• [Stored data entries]
-- Opening Marker --

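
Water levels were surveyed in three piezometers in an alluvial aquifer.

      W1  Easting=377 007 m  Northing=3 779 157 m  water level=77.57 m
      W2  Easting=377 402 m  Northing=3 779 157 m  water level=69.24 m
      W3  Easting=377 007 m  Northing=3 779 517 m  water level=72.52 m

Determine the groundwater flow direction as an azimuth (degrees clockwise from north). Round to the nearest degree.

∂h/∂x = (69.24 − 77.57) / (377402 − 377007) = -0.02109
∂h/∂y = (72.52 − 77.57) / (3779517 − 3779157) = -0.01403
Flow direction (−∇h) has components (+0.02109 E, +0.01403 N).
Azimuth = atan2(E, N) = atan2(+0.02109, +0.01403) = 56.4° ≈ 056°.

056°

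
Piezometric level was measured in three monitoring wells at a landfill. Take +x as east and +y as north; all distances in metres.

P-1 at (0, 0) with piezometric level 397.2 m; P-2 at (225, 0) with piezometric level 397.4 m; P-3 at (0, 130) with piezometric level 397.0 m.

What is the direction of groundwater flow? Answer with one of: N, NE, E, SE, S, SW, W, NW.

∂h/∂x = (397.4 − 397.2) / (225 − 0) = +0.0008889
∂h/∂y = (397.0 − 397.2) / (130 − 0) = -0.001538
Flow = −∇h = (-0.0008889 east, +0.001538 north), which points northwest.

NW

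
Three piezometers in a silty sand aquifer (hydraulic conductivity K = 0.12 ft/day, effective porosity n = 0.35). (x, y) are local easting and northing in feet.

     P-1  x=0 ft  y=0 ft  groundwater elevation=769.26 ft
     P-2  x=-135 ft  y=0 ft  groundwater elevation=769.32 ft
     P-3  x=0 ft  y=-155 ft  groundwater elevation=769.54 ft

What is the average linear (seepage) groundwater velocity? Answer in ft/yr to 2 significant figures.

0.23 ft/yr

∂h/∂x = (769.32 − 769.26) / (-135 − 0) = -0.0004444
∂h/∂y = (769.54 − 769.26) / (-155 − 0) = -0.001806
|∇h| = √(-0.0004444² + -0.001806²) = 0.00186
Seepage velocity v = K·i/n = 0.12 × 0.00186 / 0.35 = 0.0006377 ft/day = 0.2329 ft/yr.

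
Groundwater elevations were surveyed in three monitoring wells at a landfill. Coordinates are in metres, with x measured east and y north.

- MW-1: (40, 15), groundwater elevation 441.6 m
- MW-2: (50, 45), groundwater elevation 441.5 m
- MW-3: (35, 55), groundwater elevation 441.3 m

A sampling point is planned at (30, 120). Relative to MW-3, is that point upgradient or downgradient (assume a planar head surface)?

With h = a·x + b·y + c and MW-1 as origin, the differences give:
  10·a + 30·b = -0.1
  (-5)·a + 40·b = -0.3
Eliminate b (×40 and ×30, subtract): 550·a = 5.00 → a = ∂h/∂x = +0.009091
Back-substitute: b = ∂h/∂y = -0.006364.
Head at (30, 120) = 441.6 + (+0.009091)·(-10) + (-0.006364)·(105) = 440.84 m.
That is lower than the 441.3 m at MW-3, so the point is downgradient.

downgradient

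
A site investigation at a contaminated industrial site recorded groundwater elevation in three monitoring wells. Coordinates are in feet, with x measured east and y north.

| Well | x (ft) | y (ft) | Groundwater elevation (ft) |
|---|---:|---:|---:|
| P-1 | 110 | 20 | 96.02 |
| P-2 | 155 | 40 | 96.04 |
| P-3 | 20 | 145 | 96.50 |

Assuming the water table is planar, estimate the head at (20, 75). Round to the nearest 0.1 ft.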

-- Closing Marker --
-- Opening Marker --

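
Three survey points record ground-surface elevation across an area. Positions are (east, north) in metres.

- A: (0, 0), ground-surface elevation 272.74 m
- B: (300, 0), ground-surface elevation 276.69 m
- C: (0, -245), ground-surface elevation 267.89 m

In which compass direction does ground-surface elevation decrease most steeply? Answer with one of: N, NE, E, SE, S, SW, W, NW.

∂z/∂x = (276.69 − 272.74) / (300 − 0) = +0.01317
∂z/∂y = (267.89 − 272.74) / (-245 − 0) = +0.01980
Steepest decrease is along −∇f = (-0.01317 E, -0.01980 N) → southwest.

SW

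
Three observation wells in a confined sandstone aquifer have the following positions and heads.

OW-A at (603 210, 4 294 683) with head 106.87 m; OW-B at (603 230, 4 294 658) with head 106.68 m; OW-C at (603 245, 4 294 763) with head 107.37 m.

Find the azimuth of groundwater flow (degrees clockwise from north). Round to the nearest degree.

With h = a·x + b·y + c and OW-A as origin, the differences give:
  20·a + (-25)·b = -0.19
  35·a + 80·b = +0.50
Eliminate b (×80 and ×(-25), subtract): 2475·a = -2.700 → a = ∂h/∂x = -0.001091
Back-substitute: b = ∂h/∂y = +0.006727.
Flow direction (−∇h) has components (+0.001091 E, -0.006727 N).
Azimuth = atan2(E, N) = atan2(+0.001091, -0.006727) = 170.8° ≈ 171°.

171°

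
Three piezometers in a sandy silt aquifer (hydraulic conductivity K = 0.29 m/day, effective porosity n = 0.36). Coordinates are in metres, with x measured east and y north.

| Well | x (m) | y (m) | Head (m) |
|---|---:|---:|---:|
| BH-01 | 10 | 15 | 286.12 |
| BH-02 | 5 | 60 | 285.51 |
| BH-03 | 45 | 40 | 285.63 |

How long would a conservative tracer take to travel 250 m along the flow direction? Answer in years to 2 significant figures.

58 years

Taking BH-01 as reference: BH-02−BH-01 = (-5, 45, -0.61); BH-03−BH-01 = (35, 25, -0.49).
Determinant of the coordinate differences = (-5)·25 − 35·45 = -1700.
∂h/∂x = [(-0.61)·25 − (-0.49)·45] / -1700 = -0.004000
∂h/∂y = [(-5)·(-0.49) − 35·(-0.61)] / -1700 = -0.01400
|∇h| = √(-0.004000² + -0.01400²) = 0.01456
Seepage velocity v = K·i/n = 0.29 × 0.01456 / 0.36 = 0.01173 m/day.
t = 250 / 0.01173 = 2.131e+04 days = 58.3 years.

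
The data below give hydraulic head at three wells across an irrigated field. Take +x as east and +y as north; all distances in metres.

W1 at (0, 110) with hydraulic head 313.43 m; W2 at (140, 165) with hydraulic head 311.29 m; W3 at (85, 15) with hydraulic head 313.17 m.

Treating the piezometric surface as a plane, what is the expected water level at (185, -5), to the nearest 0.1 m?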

-- Closing Marker --

• [TASK STATEMENT]
Using the entries shown above, reproduce verbatim the lines from the line bearing "A site investigation" to the line bearing "Assuming the water", inclusive.

• [ANSWER]
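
A site investigation at a contaminated industrial site recorded groundwater elevation in three monitoring wells. Coordinates are in feet, with x measured east and y north.

| Well | x (ft) | y (ft) | Groundwater elevation (ft) |
|---|---:|---:|---:|
| P-1 | 110 | 20 | 96.02 |
| P-2 | 155 | 40 | 96.04 |
| P-3 | 20 | 145 | 96.50 |

Assuming the water table is planar, estimate the head at (20, 75). Round to the nearest 0.1 ft.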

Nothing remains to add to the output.